YOUR ASSIGNMENT. These entries must be printed again exactly as they are.

INFORMATION SUPPLIED.
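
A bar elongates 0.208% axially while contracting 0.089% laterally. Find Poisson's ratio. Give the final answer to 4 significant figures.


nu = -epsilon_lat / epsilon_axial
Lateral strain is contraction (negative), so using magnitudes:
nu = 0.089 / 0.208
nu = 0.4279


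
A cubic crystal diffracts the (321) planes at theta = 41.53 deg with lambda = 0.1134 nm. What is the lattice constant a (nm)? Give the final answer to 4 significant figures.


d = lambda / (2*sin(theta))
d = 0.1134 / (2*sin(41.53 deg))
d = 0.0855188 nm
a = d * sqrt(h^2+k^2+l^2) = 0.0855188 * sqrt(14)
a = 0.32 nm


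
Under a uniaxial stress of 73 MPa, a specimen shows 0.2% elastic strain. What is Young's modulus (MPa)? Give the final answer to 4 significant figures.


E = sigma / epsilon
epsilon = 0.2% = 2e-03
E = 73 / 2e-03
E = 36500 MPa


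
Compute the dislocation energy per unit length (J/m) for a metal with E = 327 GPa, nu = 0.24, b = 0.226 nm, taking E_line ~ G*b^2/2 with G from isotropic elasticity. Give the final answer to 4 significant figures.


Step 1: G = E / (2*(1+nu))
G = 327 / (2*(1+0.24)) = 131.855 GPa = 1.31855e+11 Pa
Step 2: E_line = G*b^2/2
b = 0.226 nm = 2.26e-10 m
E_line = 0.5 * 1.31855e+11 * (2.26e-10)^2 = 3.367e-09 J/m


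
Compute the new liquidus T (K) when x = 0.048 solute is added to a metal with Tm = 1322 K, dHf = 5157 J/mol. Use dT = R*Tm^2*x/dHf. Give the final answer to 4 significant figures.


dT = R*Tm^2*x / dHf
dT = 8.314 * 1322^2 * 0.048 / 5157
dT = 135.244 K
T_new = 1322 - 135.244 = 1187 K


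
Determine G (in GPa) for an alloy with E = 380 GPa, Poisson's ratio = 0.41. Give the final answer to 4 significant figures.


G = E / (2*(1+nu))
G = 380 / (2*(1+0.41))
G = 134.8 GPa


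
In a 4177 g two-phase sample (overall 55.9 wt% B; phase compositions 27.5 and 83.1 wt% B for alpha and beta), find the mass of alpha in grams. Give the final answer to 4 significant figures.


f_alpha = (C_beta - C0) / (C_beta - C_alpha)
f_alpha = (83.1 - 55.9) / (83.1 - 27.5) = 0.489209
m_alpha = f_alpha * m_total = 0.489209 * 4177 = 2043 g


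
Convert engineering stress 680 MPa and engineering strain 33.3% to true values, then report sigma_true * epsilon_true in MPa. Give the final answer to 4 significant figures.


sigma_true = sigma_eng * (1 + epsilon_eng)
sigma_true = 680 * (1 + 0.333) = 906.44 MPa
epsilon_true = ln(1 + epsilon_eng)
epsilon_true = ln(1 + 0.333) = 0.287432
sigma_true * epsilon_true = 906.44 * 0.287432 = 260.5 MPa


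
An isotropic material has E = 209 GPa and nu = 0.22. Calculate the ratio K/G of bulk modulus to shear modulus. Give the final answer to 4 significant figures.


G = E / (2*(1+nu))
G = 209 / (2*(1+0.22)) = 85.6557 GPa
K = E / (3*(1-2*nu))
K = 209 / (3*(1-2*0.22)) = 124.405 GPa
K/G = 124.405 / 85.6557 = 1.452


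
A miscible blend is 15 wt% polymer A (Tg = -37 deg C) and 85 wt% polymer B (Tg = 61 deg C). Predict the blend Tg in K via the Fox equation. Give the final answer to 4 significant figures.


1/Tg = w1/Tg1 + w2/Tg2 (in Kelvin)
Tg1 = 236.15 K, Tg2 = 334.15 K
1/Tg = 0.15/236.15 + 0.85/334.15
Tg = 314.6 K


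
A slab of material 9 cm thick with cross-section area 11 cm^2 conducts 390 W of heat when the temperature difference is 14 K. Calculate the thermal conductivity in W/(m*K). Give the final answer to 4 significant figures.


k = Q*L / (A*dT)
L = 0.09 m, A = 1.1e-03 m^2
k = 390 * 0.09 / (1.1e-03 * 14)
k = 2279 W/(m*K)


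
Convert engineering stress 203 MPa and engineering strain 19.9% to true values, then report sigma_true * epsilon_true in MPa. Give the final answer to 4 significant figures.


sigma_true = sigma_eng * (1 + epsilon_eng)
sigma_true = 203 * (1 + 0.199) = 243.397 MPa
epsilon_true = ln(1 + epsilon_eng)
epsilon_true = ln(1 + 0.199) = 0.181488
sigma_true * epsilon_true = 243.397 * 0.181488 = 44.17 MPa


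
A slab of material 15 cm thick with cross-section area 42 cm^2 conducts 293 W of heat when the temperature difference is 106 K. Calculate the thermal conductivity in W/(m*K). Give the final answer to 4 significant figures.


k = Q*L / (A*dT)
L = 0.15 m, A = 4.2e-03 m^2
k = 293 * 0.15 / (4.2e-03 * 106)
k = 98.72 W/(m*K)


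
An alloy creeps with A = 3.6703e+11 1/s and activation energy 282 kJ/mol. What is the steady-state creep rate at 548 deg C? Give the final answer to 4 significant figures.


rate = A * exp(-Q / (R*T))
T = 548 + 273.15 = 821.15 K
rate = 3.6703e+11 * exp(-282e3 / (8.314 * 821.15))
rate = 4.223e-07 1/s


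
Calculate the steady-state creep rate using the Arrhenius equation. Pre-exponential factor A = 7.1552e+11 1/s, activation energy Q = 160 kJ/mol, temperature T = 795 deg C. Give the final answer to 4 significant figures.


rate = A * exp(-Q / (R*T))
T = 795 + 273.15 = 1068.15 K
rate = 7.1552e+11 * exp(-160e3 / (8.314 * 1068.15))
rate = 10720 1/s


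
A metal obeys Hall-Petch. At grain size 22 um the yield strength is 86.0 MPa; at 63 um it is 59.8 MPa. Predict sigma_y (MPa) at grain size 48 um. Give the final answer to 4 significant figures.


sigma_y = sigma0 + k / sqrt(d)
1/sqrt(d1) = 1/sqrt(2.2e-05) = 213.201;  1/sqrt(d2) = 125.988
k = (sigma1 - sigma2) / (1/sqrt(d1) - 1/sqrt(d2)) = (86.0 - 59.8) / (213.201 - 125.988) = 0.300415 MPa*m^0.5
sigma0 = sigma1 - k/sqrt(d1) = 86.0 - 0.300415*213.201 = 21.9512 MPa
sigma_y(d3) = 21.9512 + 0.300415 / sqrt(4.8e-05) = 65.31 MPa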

SOLUTION TO THE PROBLEM.
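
A bar elongates 0.208% axially while contracting 0.089% laterally. Find Poisson's ratio. Give the final answer to 4 significant figures.


nu = -epsilon_lat / epsilon_axial
Lateral strain is contraction (negative), so using magnitudes:
nu = 0.089 / 0.208
nu = 0.4279


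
A cubic crystal diffracts the (321) planes at theta = 41.53 deg with lambda = 0.1134 nm. What is the lattice constant a (nm)? Give the final answer to 4 significant figures.


d = lambda / (2*sin(theta))
d = 0.1134 / (2*sin(41.53 deg))
d = 0.0855188 nm
a = d * sqrt(h^2+k^2+l^2) = 0.0855188 * sqrt(14)
a = 0.32 nm


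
Under a uniaxial stress of 73 MPa, a specimen shows 0.2% elastic strain. What is Young's modulus (MPa)? Give the final answer to 4 significant figures.


E = sigma / epsilon
epsilon = 0.2% = 2e-03
E = 73 / 2e-03
E = 36500 MPa


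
Compute the dislocation energy per unit length (J/m) for a metal with E = 327 GPa, nu = 0.24, b = 0.226 nm, taking E_line ~ G*b^2/2 with G from isotropic elasticity. Give the final answer to 4 significant figures.


Step 1: G = E / (2*(1+nu))
G = 327 / (2*(1+0.24)) = 131.855 GPa = 1.31855e+11 Pa
Step 2: E_line = G*b^2/2
b = 0.226 nm = 2.26e-10 m
E_line = 0.5 * 1.31855e+11 * (2.26e-10)^2 = 3.367e-09 J/m


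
Compute the new liquidus T (K) when x = 0.048 solute is added to a metal with Tm = 1322 K, dHf = 5157 J/mol. Use dT = R*Tm^2*x/dHf. Give the final answer to 4 significant figures.


dT = R*Tm^2*x / dHf
dT = 8.314 * 1322^2 * 0.048 / 5157
dT = 135.244 K
T_new = 1322 - 135.244 = 1187 K


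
Determine G (in GPa) for an alloy with E = 380 GPa, Poisson's ratio = 0.41. Give the final answer to 4 significant figures.


G = E / (2*(1+nu))
G = 380 / (2*(1+0.41))
G = 134.8 GPa


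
In a 4177 g two-phase sample (overall 55.9 wt% B; phase compositions 27.5 and 83.1 wt% B for alpha and beta), find the mass of alpha in grams. Give the final answer to 4 significant figures.


f_alpha = (C_beta - C0) / (C_beta - C_alpha)
f_alpha = (83.1 - 55.9) / (83.1 - 27.5) = 0.489209
m_alpha = f_alpha * m_total = 0.489209 * 4177 = 2043 g


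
Convert engineering stress 680 MPa and engineering strain 33.3% to true values, then report sigma_true * epsilon_true in MPa. Give the final answer to 4 significant figures.


sigma_true = sigma_eng * (1 + epsilon_eng)
sigma_true = 680 * (1 + 0.333) = 906.44 MPa
epsilon_true = ln(1 + epsilon_eng)
epsilon_true = ln(1 + 0.333) = 0.287432
sigma_true * epsilon_true = 906.44 * 0.287432 = 260.5 MPa


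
An isotropic material has E = 209 GPa and nu = 0.22. Calculate the ratio K/G of bulk modulus to shear modulus. Give the final answer to 4 significant figures.


G = E / (2*(1+nu))
G = 209 / (2*(1+0.22)) = 85.6557 GPa
K = E / (3*(1-2*nu))
K = 209 / (3*(1-2*0.22)) = 124.405 GPa
K/G = 124.405 / 85.6557 = 1.452


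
A miscible blend is 15 wt% polymer A (Tg = -37 deg C) and 85 wt% polymer B (Tg = 61 deg C). Predict the blend Tg in K via the Fox equation. Give the final answer to 4 significant figures.


1/Tg = w1/Tg1 + w2/Tg2 (in Kelvin)
Tg1 = 236.15 K, Tg2 = 334.15 K
1/Tg = 0.15/236.15 + 0.85/334.15
Tg = 314.6 K


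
A slab of material 9 cm thick with cross-section area 11 cm^2 conducts 390 W of heat when the temperature difference is 14 K. Calculate the thermal conductivity in W/(m*K). Give the final answer to 4 significant figures.


k = Q*L / (A*dT)
L = 0.09 m, A = 1.1e-03 m^2
k = 390 * 0.09 / (1.1e-03 * 14)
k = 2279 W/(m*K)


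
Convert engineering stress 203 MPa and engineering strain 19.9% to true values, then report sigma_true * epsilon_true in MPa. Give the final answer to 4 significant figures.


sigma_true = sigma_eng * (1 + epsilon_eng)
sigma_true = 203 * (1 + 0.199) = 243.397 MPa
epsilon_true = ln(1 + epsilon_eng)
epsilon_true = ln(1 + 0.199) = 0.181488
sigma_true * epsilon_true = 243.397 * 0.181488 = 44.17 MPa


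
A slab of material 15 cm thick with cross-section area 42 cm^2 conducts 293 W of heat when the temperature difference is 106 K. Calculate the thermal conductivity in W/(m*K). Give the final answer to 4 significant figures.


k = Q*L / (A*dT)
L = 0.15 m, A = 4.2e-03 m^2
k = 293 * 0.15 / (4.2e-03 * 106)
k = 98.72 W/(m*K)


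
An alloy creeps with A = 3.6703e+11 1/s and activation energy 282 kJ/mol. What is the steady-state creep rate at 548 deg C? Give the final answer to 4 significant figures.


rate = A * exp(-Q / (R*T))
T = 548 + 273.15 = 821.15 K
rate = 3.6703e+11 * exp(-282e3 / (8.314 * 821.15))
rate = 4.223e-07 1/s


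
Calculate the steady-state creep rate using the Arrhenius equation. Pre-exponential factor A = 7.1552e+11 1/s, activation energy Q = 160 kJ/mol, temperature T = 795 deg C. Give the final answer to 4 significant figures.


rate = A * exp(-Q / (R*T))
T = 795 + 273.15 = 1068.15 K
rate = 7.1552e+11 * exp(-160e3 / (8.314 * 1068.15))
rate = 10720 1/s


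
A metal obeys Hall-Petch. At grain size 22 um the yield strength is 86.0 MPa; at 63 um it is 59.8 MPa. Predict sigma_y (MPa) at grain size 48 um. Give the final answer to 4 significant figures.


sigma_y = sigma0 + k / sqrt(d)
1/sqrt(d1) = 1/sqrt(2.2e-05) = 213.201;  1/sqrt(d2) = 125.988
k = (sigma1 - sigma2) / (1/sqrt(d1) - 1/sqrt(d2)) = (86.0 - 59.8) / (213.201 - 125.988) = 0.300415 MPa*m^0.5
sigma0 = sigma1 - k/sqrt(d1) = 86.0 - 0.300415*213.201 = 21.9512 MPa
sigma_y(d3) = 21.9512 + 0.300415 / sqrt(4.8e-05) = 65.31 MPa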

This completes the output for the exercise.